Stored data entries:
+++

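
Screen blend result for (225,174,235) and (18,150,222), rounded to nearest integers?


Screen: C = 255 - (255-A)×(255-B)/255, rounded to nearest integer
R: 255 - (255-225)×(255-18)/255 = 255 - 7110/255 ≈ 255 - 27.882 = 227.118 → 227
G: 255 - (255-174)×(255-150)/255 = 255 - 8505/255 ≈ 255 - 33.353 = 221.647 → 222
B: 255 - (255-235)×(255-222)/255 = 255 - 660/255 ≈ 255 - 2.588 = 252.412 → 252
= RGB(227, 222, 252)


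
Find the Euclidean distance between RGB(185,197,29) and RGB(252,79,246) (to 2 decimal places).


d = √[(R₁-R₂)² + (G₁-G₂)² + (B₁-B₂)²]
d = √[(185-252)² + (197-79)² + (29-246)²]
d = √[4489 + 13924 + 47089]
d = √65502
d ≈ 255.93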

+++

• WORK INSTRUCTIONS: Copy out each entry exactly, leaving nothing out.

• RESULT:
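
Screen blend result for (225,174,235) and (18,150,222), rounded to nearest integers?


Screen: C = 255 - (255-A)×(255-B)/255, rounded to nearest integer
R: 255 - (255-225)×(255-18)/255 = 255 - 7110/255 ≈ 255 - 27.882 = 227.118 → 227
G: 255 - (255-174)×(255-150)/255 = 255 - 8505/255 ≈ 255 - 33.353 = 221.647 → 222
B: 255 - (255-235)×(255-222)/255 = 255 - 660/255 ≈ 255 - 2.588 = 252.412 → 252
= RGB(227, 222, 252)


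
Find the Euclidean distance between RGB(185,197,29) and RGB(252,79,246) (to 2 decimal places).


d = √[(R₁-R₂)² + (G₁-G₂)² + (B₁-B₂)²]
d = √[(185-252)² + (197-79)² + (29-246)²]
d = √[4489 + 13924 + 47089]
d = √65502
d ≈ 255.93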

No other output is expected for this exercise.